[GIVEN INFORMATION]:
----

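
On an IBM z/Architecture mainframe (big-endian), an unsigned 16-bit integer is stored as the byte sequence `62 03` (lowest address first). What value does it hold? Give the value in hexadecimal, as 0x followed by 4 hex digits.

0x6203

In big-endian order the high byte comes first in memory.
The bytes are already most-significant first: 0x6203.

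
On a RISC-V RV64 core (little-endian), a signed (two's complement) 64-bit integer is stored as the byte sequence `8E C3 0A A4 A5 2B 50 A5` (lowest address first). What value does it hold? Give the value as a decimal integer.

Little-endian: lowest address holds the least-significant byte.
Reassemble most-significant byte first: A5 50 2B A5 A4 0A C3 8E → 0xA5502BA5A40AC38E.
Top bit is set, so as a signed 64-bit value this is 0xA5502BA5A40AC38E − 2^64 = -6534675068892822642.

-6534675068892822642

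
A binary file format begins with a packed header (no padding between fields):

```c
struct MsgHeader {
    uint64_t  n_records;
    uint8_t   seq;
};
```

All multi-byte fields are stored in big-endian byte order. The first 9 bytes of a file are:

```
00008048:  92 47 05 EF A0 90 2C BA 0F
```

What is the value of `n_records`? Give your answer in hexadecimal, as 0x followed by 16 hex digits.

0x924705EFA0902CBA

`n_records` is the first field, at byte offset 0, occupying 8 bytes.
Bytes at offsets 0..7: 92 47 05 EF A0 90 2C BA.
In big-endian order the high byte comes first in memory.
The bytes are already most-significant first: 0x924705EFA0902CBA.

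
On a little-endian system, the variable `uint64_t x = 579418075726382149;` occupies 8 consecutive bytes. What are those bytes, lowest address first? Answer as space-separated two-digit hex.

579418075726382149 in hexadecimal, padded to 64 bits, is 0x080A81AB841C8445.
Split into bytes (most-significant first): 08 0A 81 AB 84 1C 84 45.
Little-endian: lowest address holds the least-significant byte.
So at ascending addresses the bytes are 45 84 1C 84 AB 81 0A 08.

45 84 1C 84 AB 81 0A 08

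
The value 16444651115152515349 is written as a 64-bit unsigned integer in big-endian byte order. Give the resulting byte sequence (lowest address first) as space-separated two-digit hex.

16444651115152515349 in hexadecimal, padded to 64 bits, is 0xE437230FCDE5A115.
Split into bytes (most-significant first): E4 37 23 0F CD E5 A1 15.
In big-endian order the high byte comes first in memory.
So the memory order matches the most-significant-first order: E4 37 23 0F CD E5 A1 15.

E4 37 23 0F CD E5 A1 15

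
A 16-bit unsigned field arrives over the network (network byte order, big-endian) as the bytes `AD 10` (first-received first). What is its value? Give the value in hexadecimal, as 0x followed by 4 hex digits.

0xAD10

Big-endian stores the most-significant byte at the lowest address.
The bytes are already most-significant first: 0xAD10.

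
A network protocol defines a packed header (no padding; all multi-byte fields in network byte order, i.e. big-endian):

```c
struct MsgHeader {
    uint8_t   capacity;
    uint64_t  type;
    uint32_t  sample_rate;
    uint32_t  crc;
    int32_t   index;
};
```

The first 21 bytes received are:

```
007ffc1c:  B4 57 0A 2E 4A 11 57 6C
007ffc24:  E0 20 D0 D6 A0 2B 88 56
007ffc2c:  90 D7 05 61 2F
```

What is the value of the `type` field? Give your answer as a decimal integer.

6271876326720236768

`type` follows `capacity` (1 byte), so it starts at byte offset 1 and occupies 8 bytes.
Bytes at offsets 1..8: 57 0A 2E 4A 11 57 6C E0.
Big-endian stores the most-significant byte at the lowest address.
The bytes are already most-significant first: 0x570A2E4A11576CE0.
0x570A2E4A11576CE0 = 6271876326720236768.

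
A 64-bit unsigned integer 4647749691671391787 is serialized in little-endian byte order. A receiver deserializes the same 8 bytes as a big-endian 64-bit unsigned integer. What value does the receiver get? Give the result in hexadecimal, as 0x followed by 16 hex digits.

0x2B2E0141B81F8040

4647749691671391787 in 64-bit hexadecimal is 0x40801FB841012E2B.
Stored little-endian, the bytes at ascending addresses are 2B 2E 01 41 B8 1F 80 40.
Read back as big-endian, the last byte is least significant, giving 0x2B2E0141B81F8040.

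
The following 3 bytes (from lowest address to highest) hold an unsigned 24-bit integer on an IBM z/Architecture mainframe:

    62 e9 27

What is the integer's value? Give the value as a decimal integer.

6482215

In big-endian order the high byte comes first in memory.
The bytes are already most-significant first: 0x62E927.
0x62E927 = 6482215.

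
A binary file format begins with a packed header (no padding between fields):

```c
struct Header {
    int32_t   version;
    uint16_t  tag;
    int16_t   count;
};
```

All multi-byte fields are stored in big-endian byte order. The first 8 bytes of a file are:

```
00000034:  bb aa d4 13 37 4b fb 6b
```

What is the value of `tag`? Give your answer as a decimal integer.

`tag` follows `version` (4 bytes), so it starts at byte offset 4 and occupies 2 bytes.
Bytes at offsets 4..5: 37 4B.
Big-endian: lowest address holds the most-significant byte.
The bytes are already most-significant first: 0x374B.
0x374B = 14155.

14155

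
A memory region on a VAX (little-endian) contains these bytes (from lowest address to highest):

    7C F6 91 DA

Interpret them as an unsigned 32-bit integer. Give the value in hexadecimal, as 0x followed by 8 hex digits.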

----

[PROMPT]:
A complete and exact transcription of the material is required.

[FINISHED TASK]:
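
On an IBM z/Architecture mainframe (big-endian), an unsigned 16-bit integer is stored as the byte sequence `62 03` (lowest address first). What value does it hold? Give the value in hexadecimal, as 0x followed by 4 hex digits.

0x6203

In big-endian order the high byte comes first in memory.
The bytes are already most-significant first: 0x6203.

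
On a RISC-V RV64 core (little-endian), a signed (two's complement) 64-bit integer is stored as the byte sequence `8E C3 0A A4 A5 2B 50 A5` (lowest address first). What value does it hold? Give the value as a decimal integer.

Little-endian: lowest address holds the least-significant byte.
Reassemble most-significant byte first: A5 50 2B A5 A4 0A C3 8E → 0xA5502BA5A40AC38E.
Top bit is set, so as a signed 64-bit value this is 0xA5502BA5A40AC38E − 2^64 = -6534675068892822642.

-6534675068892822642

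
A binary file format begins with a packed header (no padding between fields):

```c
struct MsgHeader {
    uint64_t  n_records;
    uint8_t   seq;
};
```

All multi-byte fields are stored in big-endian byte order. The first 9 bytes of a file are:

```
00008048:  92 47 05 EF A0 90 2C BA 0F
```

What is the value of `n_records`? Give your answer in hexadecimal, as 0x followed by 16 hex digits.

0x924705EFA0902CBA

`n_records` is the first field, at byte offset 0, occupying 8 bytes.
Bytes at offsets 0..7: 92 47 05 EF A0 90 2C BA.
In big-endian order the high byte comes first in memory.
The bytes are already most-significant first: 0x924705EFA0902CBA.

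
On a little-endian system, the variable `uint64_t x = 579418075726382149;` occupies 8 consecutive bytes. What are those bytes, lowest address first? Answer as space-separated two-digit hex.

579418075726382149 in hexadecimal, padded to 64 bits, is 0x080A81AB841C8445.
Split into bytes (most-significant first): 08 0A 81 AB 84 1C 84 45.
Little-endian: lowest address holds the least-significant byte.
So at ascending addresses the bytes are 45 84 1C 84 AB 81 0A 08.

45 84 1C 84 AB 81 0A 08

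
The value 16444651115152515349 is written as a 64-bit unsigned integer in big-endian byte order. Give the resulting byte sequence (lowest address first) as space-separated two-digit hex.

16444651115152515349 in hexadecimal, padded to 64 bits, is 0xE437230FCDE5A115.
Split into bytes (most-significant first): E4 37 23 0F CD E5 A1 15.
In big-endian order the high byte comes first in memory.
So the memory order matches the most-significant-first order: E4 37 23 0F CD E5 A1 15.

E4 37 23 0F CD E5 A1 15

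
A 16-bit unsigned field arrives over the network (network byte order, big-endian) as the bytes `AD 10` (first-received first). What is its value? Give the value in hexadecimal, as 0x followed by 4 hex digits.

0xAD10

Big-endian stores the most-significant byte at the lowest address.
The bytes are already most-significant first: 0xAD10.

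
A network protocol defines a packed header (no padding; all multi-byte fields in network byte order, i.e. big-endian):

```c
struct MsgHeader {
    uint8_t   capacity;
    uint64_t  type;
    uint32_t  sample_rate;
    uint32_t  crc;
    int32_t   index;
};
```

The first 21 bytes received are:

```
007ffc1c:  B4 57 0A 2E 4A 11 57 6C
007ffc24:  E0 20 D0 D6 A0 2B 88 56
007ffc2c:  90 D7 05 61 2F
```

What is the value of the `type` field? Give your answer as a decimal integer.

6271876326720236768

`type` follows `capacity` (1 byte), so it starts at byte offset 1 and occupies 8 bytes.
Bytes at offsets 1..8: 57 0A 2E 4A 11 57 6C E0.
Big-endian stores the most-significant byte at the lowest address.
The bytes are already most-significant first: 0x570A2E4A11576CE0.
0x570A2E4A11576CE0 = 6271876326720236768.

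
A 64-bit unsigned integer 4647749691671391787 is serialized in little-endian byte order. A receiver deserializes the same 8 bytes as a big-endian 64-bit unsigned integer. What value does the receiver get? Give the result in hexadecimal, as 0x followed by 16 hex digits.

0x2B2E0141B81F8040

4647749691671391787 in 64-bit hexadecimal is 0x40801FB841012E2B.
Stored little-endian, the bytes at ascending addresses are 2B 2E 01 41 B8 1F 80 40.
Read back as big-endian, the last byte is least significant, giving 0x2B2E0141B81F8040.

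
The following 3 bytes (from lowest address to highest) hold an unsigned 24-bit integer on an IBM z/Architecture mainframe:

    62 e9 27

What is the integer's value? Give the value as a decimal integer.

6482215

In big-endian order the high byte comes first in memory.
The bytes are already most-significant first: 0x62E927.
0x62E927 = 6482215.

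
A binary file format begins with a packed header (no padding between fields):

```c
struct Header {
    int32_t   version;
    uint16_t  tag;
    int16_t   count;
};
```

All multi-byte fields are stored in big-endian byte order. The first 8 bytes of a file are:

```
00000034:  bb aa d4 13 37 4b fb 6b
```

What is the value of `tag`? Give your answer as a decimal integer.

`tag` follows `version` (4 bytes), so it starts at byte offset 4 and occupies 2 bytes.
Bytes at offsets 4..5: 37 4B.
Big-endian: lowest address holds the most-significant byte.
The bytes are already most-significant first: 0x374B.
0x374B = 14155.

14155

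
A memory region on a VAX (little-endian) contains these bytes (from lowest address to highest):

    7C F6 91 DA

Interpret them as an unsigned 32-bit integer. Give the value in hexadecimal, as 0x followed by 8 hex digits.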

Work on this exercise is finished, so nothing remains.